• AVAILABLE DATA
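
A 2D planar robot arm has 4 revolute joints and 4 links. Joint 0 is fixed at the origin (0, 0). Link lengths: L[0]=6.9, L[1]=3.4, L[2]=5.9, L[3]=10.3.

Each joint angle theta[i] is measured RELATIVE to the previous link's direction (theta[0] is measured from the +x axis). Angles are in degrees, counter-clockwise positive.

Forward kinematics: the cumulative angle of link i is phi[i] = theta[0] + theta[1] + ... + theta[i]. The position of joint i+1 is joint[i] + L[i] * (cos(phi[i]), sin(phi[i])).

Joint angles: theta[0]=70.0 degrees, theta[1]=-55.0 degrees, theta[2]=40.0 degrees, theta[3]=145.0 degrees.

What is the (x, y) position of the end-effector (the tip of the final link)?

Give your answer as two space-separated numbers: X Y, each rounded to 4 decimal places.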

---

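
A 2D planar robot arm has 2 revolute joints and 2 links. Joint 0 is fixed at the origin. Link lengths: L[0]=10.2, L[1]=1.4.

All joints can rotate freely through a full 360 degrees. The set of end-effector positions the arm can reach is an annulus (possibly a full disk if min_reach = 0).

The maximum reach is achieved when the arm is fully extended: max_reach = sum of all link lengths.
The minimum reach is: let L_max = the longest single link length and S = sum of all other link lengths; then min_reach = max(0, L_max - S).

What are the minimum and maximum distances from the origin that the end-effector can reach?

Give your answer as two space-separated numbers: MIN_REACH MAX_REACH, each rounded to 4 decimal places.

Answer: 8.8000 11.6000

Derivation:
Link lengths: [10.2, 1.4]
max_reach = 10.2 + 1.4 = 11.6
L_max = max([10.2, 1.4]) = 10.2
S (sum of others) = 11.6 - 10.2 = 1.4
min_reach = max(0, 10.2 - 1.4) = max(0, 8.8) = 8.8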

• TASK INSTRUCTIONS
Could you state how many lines of the records contain "minimum"? Give the number and nothing else.

• EXERCISE SOLUTION
2